**Your assignment**. Look at the entries below and reproduce them exactly.

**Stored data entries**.
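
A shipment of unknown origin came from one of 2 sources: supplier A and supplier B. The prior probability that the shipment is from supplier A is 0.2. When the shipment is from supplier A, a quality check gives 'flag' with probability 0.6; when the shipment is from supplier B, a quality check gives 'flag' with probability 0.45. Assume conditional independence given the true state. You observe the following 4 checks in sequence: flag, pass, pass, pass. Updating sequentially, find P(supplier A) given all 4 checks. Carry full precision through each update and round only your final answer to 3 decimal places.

Each posterior becomes the prior for the next update.
After 'flag': P(supplier A) = 0.6·0.2000 / (0.6·0.2000 + 0.45·0.8000) ≈ 0.2500
After 'pass': P(supplier A) = 0.4·0.2500 / (0.4·0.2500 + 0.55·0.7500) ≈ 0.1951
After 'pass': P(supplier A) = 0.4·0.1951 / (0.4·0.1951 + 0.55·0.8049) ≈ 0.1499
After 'pass': P(supplier A) = 0.4·0.1499 / (0.4·0.1499 + 0.55·0.8501) ≈ 0.1137

0.114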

**Answer box**.
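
A shipment of unknown origin came from one of 2 sources: supplier A and supplier B. The prior probability that the shipment is from supplier A is 0.2. When the shipment is from supplier A, a quality check gives 'flag' with probability 0.6; when the shipment is from supplier B, a quality check gives 'flag' with probability 0.45. Assume conditional independence given the true state. You observe the following 4 checks in sequence: flag, pass, pass, pass. Updating sequentially, find P(supplier A) given all 4 checks. Carry full precision through each update and round only your final answer to 3 decimal places.

Each posterior becomes the prior for the next update.
After 'flag': P(supplier A) = 0.6·0.2000 / (0.6·0.2000 + 0.45·0.8000) ≈ 0.2500
After 'pass': P(supplier A) = 0.4·0.2500 / (0.4·0.2500 + 0.55·0.7500) ≈ 0.1951
After 'pass': P(supplier A) = 0.4·0.1951 / (0.4·0.1951 + 0.55·0.8049) ≈ 0.1499
After 'pass': P(supplier A) = 0.4·0.1499 / (0.4·0.1499 + 0.55·0.8501) ≈ 0.1137

0.114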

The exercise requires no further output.